| What the exercise asks |
Copy every record exactly.

[Task material — start]

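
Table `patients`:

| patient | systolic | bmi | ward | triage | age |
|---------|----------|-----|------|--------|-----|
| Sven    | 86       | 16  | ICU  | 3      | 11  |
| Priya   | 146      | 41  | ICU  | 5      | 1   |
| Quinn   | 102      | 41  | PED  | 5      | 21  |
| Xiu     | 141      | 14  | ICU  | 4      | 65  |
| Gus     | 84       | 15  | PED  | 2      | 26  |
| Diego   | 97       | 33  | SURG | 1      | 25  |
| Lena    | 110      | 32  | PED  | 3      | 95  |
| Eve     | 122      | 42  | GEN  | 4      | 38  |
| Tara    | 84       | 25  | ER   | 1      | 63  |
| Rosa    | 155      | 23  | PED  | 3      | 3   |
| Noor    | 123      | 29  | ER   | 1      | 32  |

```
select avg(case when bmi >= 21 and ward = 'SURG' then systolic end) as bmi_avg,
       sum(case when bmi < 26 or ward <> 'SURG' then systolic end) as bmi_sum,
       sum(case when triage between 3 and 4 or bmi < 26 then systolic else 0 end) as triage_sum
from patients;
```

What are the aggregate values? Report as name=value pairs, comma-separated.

bmi_avg=97, bmi_sum=1153, triage_sum=782

[bmi_avg: bmi >= 21 and ward = 'SURG']
patient=Sven: ✗
patient=Priya: ✗
patient=Quinn: ✗
patient=Xiu: ✗
patient=Gus: ✗
patient=Diego: ✓ → 97
patient=Lena: ✗
patient=Eve: ✗
patient=Tara: ✗
patient=Rosa: ✗
patient=Noor: ✗
bmi_avg = 97
—
[bmi_sum: bmi < 26 or ward <> 'SURG']
patient=Sven: ✓ → 86
patient=Priya: ✓ → 146
patient=Quinn: ✓ → 102
patient=Xiu: ✓ → 141
patient=Gus: ✓ → 84
patient=Diego: ✗
patient=Lena: ✓ → 110
patient=Eve: ✓ → 122
patient=Tara: ✓ → 84
patient=Rosa: ✓ → 155
patient=Noor: ✓ → 123
bmi_sum = 86 + 146 + 102 + 141 + 84 + 110 + 122 + 84 + 155 + 123 = 1153
—
[triage_sum: triage between 3 and 4 or bmi < 26]
patient=Sven: ✓ → 86
patient=Priya: ✗
patient=Quinn: ✗
patient=Xiu: ✓ → 141
patient=Gus: ✓ → 84
patient=Diego: ✗
patient=Lena: ✓ → 110
patient=Eve: ✓ → 122
patient=Tara: ✓ → 84
patient=Rosa: ✓ → 155
patient=Noor: ✗
triage_sum = 86 + 141 + 84 + 110 + 122 + 84 + 155 = 782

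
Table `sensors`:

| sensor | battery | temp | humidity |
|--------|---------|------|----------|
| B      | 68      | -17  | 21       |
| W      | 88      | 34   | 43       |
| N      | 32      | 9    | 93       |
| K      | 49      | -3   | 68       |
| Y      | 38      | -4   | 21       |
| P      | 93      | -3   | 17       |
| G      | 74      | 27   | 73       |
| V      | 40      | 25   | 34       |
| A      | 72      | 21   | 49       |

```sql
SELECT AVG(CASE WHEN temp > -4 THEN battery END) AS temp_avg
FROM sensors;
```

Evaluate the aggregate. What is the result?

64

sensor=B: ✗
sensor=W: ✓ → 88
sensor=N: ✓ → 32
sensor=K: ✓ → 49
sensor=Y: ✗
sensor=P: ✓ → 93
sensor=G: ✓ → 74
sensor=V: ✓ → 40
sensor=A: ✓ → 72
temp_avg = (88 + 32 + 49 + 93 + 74 + 40 + 72) / 7 = 64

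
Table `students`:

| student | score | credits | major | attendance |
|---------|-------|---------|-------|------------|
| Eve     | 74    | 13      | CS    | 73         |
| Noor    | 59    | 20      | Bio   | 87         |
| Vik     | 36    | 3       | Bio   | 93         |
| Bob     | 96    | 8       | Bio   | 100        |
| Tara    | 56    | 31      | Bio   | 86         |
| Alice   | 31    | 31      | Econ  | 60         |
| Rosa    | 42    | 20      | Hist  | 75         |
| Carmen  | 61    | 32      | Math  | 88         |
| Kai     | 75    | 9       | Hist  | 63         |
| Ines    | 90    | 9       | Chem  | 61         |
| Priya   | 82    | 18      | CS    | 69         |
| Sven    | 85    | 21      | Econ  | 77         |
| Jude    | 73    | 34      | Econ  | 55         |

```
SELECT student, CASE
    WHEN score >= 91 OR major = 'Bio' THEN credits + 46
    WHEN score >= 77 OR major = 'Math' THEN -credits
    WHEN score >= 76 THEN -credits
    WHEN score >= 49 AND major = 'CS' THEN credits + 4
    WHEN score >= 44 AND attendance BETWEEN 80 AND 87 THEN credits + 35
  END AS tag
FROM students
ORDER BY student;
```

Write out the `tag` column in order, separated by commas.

NULL, 54, -32, 17, -9, NULL, NULL, 66, -18, NULL, -21, 77, 49

student=Alice: (no match → NULL) → NULL
student=Bob: score >= 91 OR major = 'Bio' → 54
student=Carmen: score >= 77 OR major = 'Math' → -32
student=Eve: score >= 49 AND major = 'CS' → 17
student=Ines: score >= 77 OR major = 'Math' → -9
student=Jude: (no match → NULL) → NULL
student=Kai: (no match → NULL) → NULL
student=Noor: score >= 91 OR major = 'Bio' → 66
student=Priya: score >= 77 OR major = 'Math' → -18
student=Rosa: (no match → NULL) → NULL
student=Sven: score >= 77 OR major = 'Math' → -21
student=Tara: score >= 91 OR major = 'Bio' → 77
student=Vik: score >= 91 OR major = 'Bio' → 49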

[Task material — finish]

| Result below |
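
Table `patients`:

| patient | systolic | bmi | ward | triage | age |
|---------|----------|-----|------|--------|-----|
| Sven    | 86       | 16  | ICU  | 3      | 11  |
| Priya   | 146      | 41  | ICU  | 5      | 1   |
| Quinn   | 102      | 41  | PED  | 5      | 21  |
| Xiu     | 141      | 14  | ICU  | 4      | 65  |
| Gus     | 84       | 15  | PED  | 2      | 26  |
| Diego   | 97       | 33  | SURG | 1      | 25  |
| Lena    | 110      | 32  | PED  | 3      | 95  |
| Eve     | 122      | 42  | GEN  | 4      | 38  |
| Tara    | 84       | 25  | ER   | 1      | 63  |
| Rosa    | 155      | 23  | PED  | 3      | 3   |
| Noor    | 123      | 29  | ER   | 1      | 32  |

```
select avg(case when bmi >= 21 and ward = 'SURG' then systolic end) as bmi_avg,
       sum(case when bmi < 26 or ward <> 'SURG' then systolic end) as bmi_sum,
       sum(case when triage between 3 and 4 or bmi < 26 then systolic else 0 end) as triage_sum
from patients;
```

What are the aggregate values? Report as name=value pairs, comma-separated.

bmi_avg=97, bmi_sum=1153, triage_sum=782

[bmi_avg: bmi >= 21 and ward = 'SURG']
patient=Sven: ✗
patient=Priya: ✗
patient=Quinn: ✗
patient=Xiu: ✗
patient=Gus: ✗
patient=Diego: ✓ → 97
patient=Lena: ✗
patient=Eve: ✗
patient=Tara: ✗
patient=Rosa: ✗
patient=Noor: ✗
bmi_avg = 97
—
[bmi_sum: bmi < 26 or ward <> 'SURG']
patient=Sven: ✓ → 86
patient=Priya: ✓ → 146
patient=Quinn: ✓ → 102
patient=Xiu: ✓ → 141
patient=Gus: ✓ → 84
patient=Diego: ✗
patient=Lena: ✓ → 110
patient=Eve: ✓ → 122
patient=Tara: ✓ → 84
patient=Rosa: ✓ → 155
patient=Noor: ✓ → 123
bmi_sum = 86 + 146 + 102 + 141 + 84 + 110 + 122 + 84 + 155 + 123 = 1153
—
[triage_sum: triage between 3 and 4 or bmi < 26]
patient=Sven: ✓ → 86
patient=Priya: ✗
patient=Quinn: ✗
patient=Xiu: ✓ → 141
patient=Gus: ✓ → 84
patient=Diego: ✗
patient=Lena: ✓ → 110
patient=Eve: ✓ → 122
patient=Tara: ✓ → 84
patient=Rosa: ✓ → 155
patient=Noor: ✗
triage_sum = 86 + 141 + 84 + 110 + 122 + 84 + 155 = 782

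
Table `sensors`:

| sensor | battery | temp | humidity |
|--------|---------|------|----------|
| B      | 68      | -17  | 21       |
| W      | 88      | 34   | 43       |
| N      | 32      | 9    | 93       |
| K      | 49      | -3   | 68       |
| Y      | 38      | -4   | 21       |
| P      | 93      | -3   | 17       |
| G      | 74      | 27   | 73       |
| V      | 40      | 25   | 34       |
| A      | 72      | 21   | 49       |

```sql
SELECT AVG(CASE WHEN temp > -4 THEN battery END) AS temp_avg
FROM sensors;
```

Evaluate the aggregate. What is the result?

64

sensor=B: ✗
sensor=W: ✓ → 88
sensor=N: ✓ → 32
sensor=K: ✓ → 49
sensor=Y: ✗
sensor=P: ✓ → 93
sensor=G: ✓ → 74
sensor=V: ✓ → 40
sensor=A: ✓ → 72
temp_avg = (88 + 32 + 49 + 93 + 74 + 40 + 72) / 7 = 64

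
Table `students`:

| student | score | credits | major | attendance |
|---------|-------|---------|-------|------------|
| Eve     | 74    | 13      | CS    | 73         |
| Noor    | 59    | 20      | Bio   | 87         |
| Vik     | 36    | 3       | Bio   | 93         |
| Bob     | 96    | 8       | Bio   | 100        |
| Tara    | 56    | 31      | Bio   | 86         |
| Alice   | 31    | 31      | Econ  | 60         |
| Rosa    | 42    | 20      | Hist  | 75         |
| Carmen  | 61    | 32      | Math  | 88         |
| Kai     | 75    | 9       | Hist  | 63         |
| Ines    | 90    | 9       | Chem  | 61         |
| Priya   | 82    | 18      | CS    | 69         |
| Sven    | 85    | 21      | Econ  | 77         |
| Jude    | 73    | 34      | Econ  | 55         |

```
SELECT student, CASE
    WHEN score >= 91 OR major = 'Bio' THEN credits + 46
    WHEN score >= 77 OR major = 'Math' THEN -credits
    WHEN score >= 76 THEN -credits
    WHEN score >= 49 AND major = 'CS' THEN credits + 4
    WHEN score >= 44 AND attendance BETWEEN 80 AND 87 THEN credits + 35
  END AS tag
FROM students
ORDER BY student;
```

Write out the `tag` column in order, separated by commas.

NULL, 54, -32, 17, -9, NULL, NULL, 66, -18, NULL, -21, 77, 49

student=Alice: (no match → NULL) → NULL
student=Bob: score >= 91 OR major = 'Bio' → 54
student=Carmen: score >= 77 OR major = 'Math' → -32
student=Eve: score >= 49 AND major = 'CS' → 17
student=Ines: score >= 77 OR major = 'Math' → -9
student=Jude: (no match → NULL) → NULL
student=Kai: (no match → NULL) → NULL
student=Noor: score >= 91 OR major = 'Bio' → 66
student=Priya: score >= 77 OR major = 'Math' → -18
student=Rosa: (no match → NULL) → NULL
student=Sven: score >= 77 OR major = 'Math' → -21
student=Tara: score >= 91 OR major = 'Bio' → 77
student=Vik: score >= 91 OR major = 'Bio' → 49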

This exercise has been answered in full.